Required work |
Could you copy the whole listing below exactly as written?

Input data |
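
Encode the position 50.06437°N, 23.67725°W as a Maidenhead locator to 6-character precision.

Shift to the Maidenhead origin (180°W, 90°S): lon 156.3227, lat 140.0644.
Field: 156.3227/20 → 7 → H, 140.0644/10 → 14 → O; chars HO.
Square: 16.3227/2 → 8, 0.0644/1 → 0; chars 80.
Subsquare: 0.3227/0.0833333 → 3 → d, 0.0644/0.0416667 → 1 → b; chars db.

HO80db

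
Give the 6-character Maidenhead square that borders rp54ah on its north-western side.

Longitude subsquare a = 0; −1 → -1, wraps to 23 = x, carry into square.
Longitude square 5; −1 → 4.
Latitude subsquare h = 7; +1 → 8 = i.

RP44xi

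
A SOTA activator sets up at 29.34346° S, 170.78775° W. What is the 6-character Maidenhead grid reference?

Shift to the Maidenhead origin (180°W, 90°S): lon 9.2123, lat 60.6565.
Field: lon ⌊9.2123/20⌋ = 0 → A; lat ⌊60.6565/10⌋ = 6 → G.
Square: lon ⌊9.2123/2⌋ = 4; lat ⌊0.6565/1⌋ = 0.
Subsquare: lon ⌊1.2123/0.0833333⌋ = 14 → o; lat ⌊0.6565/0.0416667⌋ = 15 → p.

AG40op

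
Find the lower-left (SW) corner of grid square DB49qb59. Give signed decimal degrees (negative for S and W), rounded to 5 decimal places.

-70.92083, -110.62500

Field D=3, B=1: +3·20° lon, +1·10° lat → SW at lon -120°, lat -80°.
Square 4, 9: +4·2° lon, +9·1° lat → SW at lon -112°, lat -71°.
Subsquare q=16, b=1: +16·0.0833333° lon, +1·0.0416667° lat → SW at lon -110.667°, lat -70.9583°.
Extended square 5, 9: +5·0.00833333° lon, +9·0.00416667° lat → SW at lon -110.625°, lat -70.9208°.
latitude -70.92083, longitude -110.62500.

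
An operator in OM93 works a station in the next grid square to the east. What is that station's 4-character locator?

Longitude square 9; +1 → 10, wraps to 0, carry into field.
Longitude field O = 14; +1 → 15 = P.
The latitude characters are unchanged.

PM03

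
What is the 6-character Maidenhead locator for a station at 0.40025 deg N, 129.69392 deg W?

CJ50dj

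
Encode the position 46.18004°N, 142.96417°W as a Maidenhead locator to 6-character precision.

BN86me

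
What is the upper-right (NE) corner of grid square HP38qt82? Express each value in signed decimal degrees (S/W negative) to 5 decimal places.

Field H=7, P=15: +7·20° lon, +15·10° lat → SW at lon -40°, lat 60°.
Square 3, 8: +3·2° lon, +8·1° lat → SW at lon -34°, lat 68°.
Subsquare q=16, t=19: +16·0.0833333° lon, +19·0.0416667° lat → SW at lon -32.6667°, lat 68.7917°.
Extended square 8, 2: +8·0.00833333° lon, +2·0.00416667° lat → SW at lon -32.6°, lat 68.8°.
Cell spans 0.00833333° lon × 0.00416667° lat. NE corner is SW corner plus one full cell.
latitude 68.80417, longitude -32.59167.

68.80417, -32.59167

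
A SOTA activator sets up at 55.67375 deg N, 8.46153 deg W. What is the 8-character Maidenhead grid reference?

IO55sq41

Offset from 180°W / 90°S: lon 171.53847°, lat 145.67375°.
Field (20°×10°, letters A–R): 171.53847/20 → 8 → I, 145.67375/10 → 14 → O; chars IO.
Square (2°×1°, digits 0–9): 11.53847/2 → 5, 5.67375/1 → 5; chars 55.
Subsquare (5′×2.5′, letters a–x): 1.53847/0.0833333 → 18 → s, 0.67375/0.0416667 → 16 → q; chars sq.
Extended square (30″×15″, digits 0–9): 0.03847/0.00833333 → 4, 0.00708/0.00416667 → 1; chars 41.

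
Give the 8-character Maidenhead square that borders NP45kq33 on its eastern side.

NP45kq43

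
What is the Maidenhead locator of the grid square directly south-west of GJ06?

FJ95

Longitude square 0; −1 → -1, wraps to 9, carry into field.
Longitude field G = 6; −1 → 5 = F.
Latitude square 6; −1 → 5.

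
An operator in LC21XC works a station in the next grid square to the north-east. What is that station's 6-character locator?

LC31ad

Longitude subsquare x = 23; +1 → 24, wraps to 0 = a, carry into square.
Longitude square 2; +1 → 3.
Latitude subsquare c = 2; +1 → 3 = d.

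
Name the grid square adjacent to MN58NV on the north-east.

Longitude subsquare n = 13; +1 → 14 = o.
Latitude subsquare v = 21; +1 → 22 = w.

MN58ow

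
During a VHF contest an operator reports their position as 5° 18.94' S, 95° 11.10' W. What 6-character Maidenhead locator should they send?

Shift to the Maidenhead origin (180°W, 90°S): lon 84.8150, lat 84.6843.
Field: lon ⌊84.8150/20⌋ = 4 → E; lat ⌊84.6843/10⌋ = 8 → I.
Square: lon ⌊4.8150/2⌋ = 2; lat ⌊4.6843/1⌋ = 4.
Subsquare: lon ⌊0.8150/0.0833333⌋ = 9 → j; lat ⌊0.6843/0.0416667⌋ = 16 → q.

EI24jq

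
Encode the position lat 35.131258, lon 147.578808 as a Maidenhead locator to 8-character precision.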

Answer area |
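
Encode the position 50.06437°N, 23.67725°W as a Maidenhead locator to 6-character precision.

Shift to the Maidenhead origin (180°W, 90°S): lon 156.3227, lat 140.0644.
Field: 156.3227/20 → 7 → H, 140.0644/10 → 14 → O; chars HO.
Square: 16.3227/2 → 8, 0.0644/1 → 0; chars 80.
Subsquare: 0.3227/0.0833333 → 3 → d, 0.0644/0.0416667 → 1 → b; chars db.

HO80db

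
Give the 6-character Maidenhead square that borders rp54ah on its north-western side.

Longitude subsquare a = 0; −1 → -1, wraps to 23 = x, carry into square.
Longitude square 5; −1 → 4.
Latitude subsquare h = 7; +1 → 8 = i.

RP44xi

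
A SOTA activator sets up at 29.34346° S, 170.78775° W. What is the 6-character Maidenhead grid reference?

Shift to the Maidenhead origin (180°W, 90°S): lon 9.2123, lat 60.6565.
Field: lon ⌊9.2123/20⌋ = 0 → A; lat ⌊60.6565/10⌋ = 6 → G.
Square: lon ⌊9.2123/2⌋ = 4; lat ⌊0.6565/1⌋ = 0.
Subsquare: lon ⌊1.2123/0.0833333⌋ = 14 → o; lat ⌊0.6565/0.0416667⌋ = 15 → p.

AG40op

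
Find the lower-left (SW) corner of grid square DB49qb59. Give signed decimal degrees (negative for S and W), rounded to 5 decimal places.

-70.92083, -110.62500

Field D=3, B=1: +3·20° lon, +1·10° lat → SW at lon -120°, lat -80°.
Square 4, 9: +4·2° lon, +9·1° lat → SW at lon -112°, lat -71°.
Subsquare q=16, b=1: +16·0.0833333° lon, +1·0.0416667° lat → SW at lon -110.667°, lat -70.9583°.
Extended square 5, 9: +5·0.00833333° lon, +9·0.00416667° lat → SW at lon -110.625°, lat -70.9208°.
latitude -70.92083, longitude -110.62500.

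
An operator in OM93 works a station in the next grid square to the east. What is that station's 4-character locator?

Longitude square 9; +1 → 10, wraps to 0, carry into field.
Longitude field O = 14; +1 → 15 = P.
The latitude characters are unchanged.

PM03

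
What is the 6-character Maidenhead locator for a station at 0.40025 deg N, 129.69392 deg W?

CJ50dj

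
Encode the position 46.18004°N, 142.96417°W as a Maidenhead locator to 6-character precision.

BN86me

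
What is the upper-right (NE) corner of grid square HP38qt82? Express each value in signed decimal degrees (S/W negative) to 5 decimal places.

Field H=7, P=15: +7·20° lon, +15·10° lat → SW at lon -40°, lat 60°.
Square 3, 8: +3·2° lon, +8·1° lat → SW at lon -34°, lat 68°.
Subsquare q=16, t=19: +16·0.0833333° lon, +19·0.0416667° lat → SW at lon -32.6667°, lat 68.7917°.
Extended square 8, 2: +8·0.00833333° lon, +2·0.00416667° lat → SW at lon -32.6°, lat 68.8°.
Cell spans 0.00833333° lon × 0.00416667° lat. NE corner is SW corner plus one full cell.
latitude 68.80417, longitude -32.59167.

68.80417, -32.59167

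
A SOTA activator sets up at 55.67375 deg N, 8.46153 deg W. What is the 8-character Maidenhead grid reference?

IO55sq41

Offset from 180°W / 90°S: lon 171.53847°, lat 145.67375°.
Field (20°×10°, letters A–R): 171.53847/20 → 8 → I, 145.67375/10 → 14 → O; chars IO.
Square (2°×1°, digits 0–9): 11.53847/2 → 5, 5.67375/1 → 5; chars 55.
Subsquare (5′×2.5′, letters a–x): 1.53847/0.0833333 → 18 → s, 0.67375/0.0416667 → 16 → q; chars sq.
Extended square (30″×15″, digits 0–9): 0.03847/0.00833333 → 4, 0.00708/0.00416667 → 1; chars 41.

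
Give the 8-character Maidenhead square that borders NP45kq33 on its eastern side.

NP45kq43

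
What is the Maidenhead locator of the grid square directly south-west of GJ06?

FJ95

Longitude square 0; −1 → -1, wraps to 9, carry into field.
Longitude field G = 6; −1 → 5 = F.
Latitude square 6; −1 → 5.

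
An operator in LC21XC works a station in the next grid square to the north-east. What is that station's 6-character locator?

LC31ad

Longitude subsquare x = 23; +1 → 24, wraps to 0 = a, carry into square.
Longitude square 2; +1 → 3.
Latitude subsquare c = 2; +1 → 3 = d.

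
Name the grid square adjacent to MN58NV on the north-east.

Longitude subsquare n = 13; +1 → 14 = o.
Latitude subsquare v = 21; +1 → 22 = w.

MN58ow

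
During a VHF contest an operator reports their position as 5° 18.94' S, 95° 11.10' W. What 6-character Maidenhead locator should they send?

Shift to the Maidenhead origin (180°W, 90°S): lon 84.8150, lat 84.6843.
Field: lon ⌊84.8150/20⌋ = 4 → E; lat ⌊84.6843/10⌋ = 8 → I.
Square: lon ⌊4.8150/2⌋ = 2; lat ⌊4.6843/1⌋ = 4.
Subsquare: lon ⌊0.8150/0.0833333⌋ = 9 → j; lat ⌊0.6843/0.0416667⌋ = 16 → q.

EI24jq

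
Encode the position lat 35.131258, lon 147.578808 as a Maidenhead locator to 8-character precision.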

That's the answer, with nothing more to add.